## Your instructions
Your response should consist of the full data, set down exactly.

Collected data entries
━━━━━━
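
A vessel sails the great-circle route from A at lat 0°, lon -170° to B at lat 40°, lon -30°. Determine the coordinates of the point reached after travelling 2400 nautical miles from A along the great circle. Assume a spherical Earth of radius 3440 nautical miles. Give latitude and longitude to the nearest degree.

The haversine formula gives a central angle δ ≈ 2.198 rad (125.9°) between the endpoints. The total great-circle distance is δ·R ≈ 2.198 × 3440 ≈ 7561 nmi, so the target fraction is f = 2400/7561 ≈ 0.317.
Interpolate at f ≈ 0.317 with slerp weights a = sin((1−f)δ)/sin δ ≈ 1.232, b = sin(fδ)/sin δ ≈ 0.793.
p = a·p₁ + b·p₂ ≈ (-0.687, -0.518, 0.510); φ = arcsin(p_z) ≈ 30.66°, λ = atan2(p_y, p_x) ≈ -142.99°.

≈ lat 31°, lon -143°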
━━━━━━
## Output for this exercise
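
A vessel sails the great-circle route from A at lat 0°, lon -170° to B at lat 40°, lon -30°. Determine the coordinates of the point reached after travelling 2400 nautical miles from A along the great circle. Assume a spherical Earth of radius 3440 nautical miles. Give latitude and longitude to the nearest degree.

The haversine formula gives a central angle δ ≈ 2.198 rad (125.9°) between the endpoints. The total great-circle distance is δ·R ≈ 2.198 × 3440 ≈ 7561 nmi, so the target fraction is f = 2400/7561 ≈ 0.317.
Interpolate at f ≈ 0.317 with slerp weights a = sin((1−f)δ)/sin δ ≈ 1.232, b = sin(fδ)/sin δ ≈ 0.793.
p = a·p₁ + b·p₂ ≈ (-0.687, -0.518, 0.510); φ = arcsin(p_z) ≈ 30.66°, λ = atan2(p_y, p_x) ≈ -142.99°.

≈ lat 31°, lon -143°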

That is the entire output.